== Segment start ==

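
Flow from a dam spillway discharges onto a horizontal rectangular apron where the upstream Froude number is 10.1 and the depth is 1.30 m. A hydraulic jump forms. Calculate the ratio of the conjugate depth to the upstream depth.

Fr₁ = 10.1 (given).
By Bélanger, y₂/y₁ = ½[√(1 + 8Fr₁²) − 1] = ½[√817.1 − 1] = 13.8.

y₂/y₁ = 13.8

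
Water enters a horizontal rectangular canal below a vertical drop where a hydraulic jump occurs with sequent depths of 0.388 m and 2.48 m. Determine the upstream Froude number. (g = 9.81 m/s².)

For a rectangular channel the momentum equation gives q² = ½·g·y₁·y₂·(y₁ + y₂) = ½×9.81×0.388×2.48×2.87 = 13.5.
q = √13.5 = 3.68 m²/s.
V₁ = q/y₁ = 9.48 m/s; Fr₁ = V₁/√(g·y₁) = 4.86.

Fr₁ = 4.86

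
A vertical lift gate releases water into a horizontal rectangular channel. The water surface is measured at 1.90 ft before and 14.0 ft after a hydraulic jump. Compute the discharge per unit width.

q = 82.5 ft²/s

For a rectangular channel the momentum equation gives q² = ½·g·y₁·y₂·(y₁ + y₂) = ½×32.2×1.90×14.0×15.9 = 6809.
q = √6809 = 82.5 ft²/s.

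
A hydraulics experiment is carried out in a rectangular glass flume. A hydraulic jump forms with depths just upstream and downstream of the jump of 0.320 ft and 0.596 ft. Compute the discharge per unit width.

For a rectangular channel the momentum equation gives q² = ½·g·y₁·y₂·(y₁ + y₂) = ½×32.2×0.320×0.596×0.916 = 2.81.
q = √2.81 = 1.68 ft²/s.

q = 1.68 ft²/s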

== Segment end ==

Type out the records above again, exactly the same.

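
Flow from a dam spillway discharges onto a horizontal rectangular apron where the upstream Froude number is 10.1 and the depth is 1.30 m. A hydraulic jump forms. Calculate the ratio of the conjugate depth to the upstream depth.

Fr₁ = 10.1 (given).
By Bélanger, y₂/y₁ = ½[√(1 + 8Fr₁²) − 1] = ½[√817.1 − 1] = 13.8.

y₂/y₁ = 13.8

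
Water enters a horizontal rectangular canal below a vertical drop where a hydraulic jump occurs with sequent depths of 0.388 m and 2.48 m. Determine the upstream Froude number. (g = 9.81 m/s².)

For a rectangular channel the momentum equation gives q² = ½·g·y₁·y₂·(y₁ + y₂) = ½×9.81×0.388×2.48×2.87 = 13.5.
q = √13.5 = 3.68 m²/s.
V₁ = q/y₁ = 9.48 m/s; Fr₁ = V₁/√(g·y₁) = 4.86.

Fr₁ = 4.86

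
A vertical lift gate releases water into a horizontal rectangular channel. The water surface is measured at 1.90 ft before and 14.0 ft after a hydraulic jump. Compute the discharge per unit width.

q = 82.5 ft²/s

For a rectangular channel the momentum equation gives q² = ½·g·y₁·y₂·(y₁ + y₂) = ½×32.2×1.90×14.0×15.9 = 6809.
q = √6809 = 82.5 ft²/s.

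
A hydraulics experiment is carried out in a rectangular glass flume. A hydraulic jump forms with depths just upstream and downstream of the jump of 0.320 ft and 0.596 ft. Compute the discharge per unit width.

For a rectangular channel the momentum equation gives q² = ½·g·y₁·y₂·(y₁ + y₂) = ½×32.2×0.320×0.596×0.916 = 2.81.
q = √2.81 = 1.68 ft²/s.

q = 1.68 ft²/s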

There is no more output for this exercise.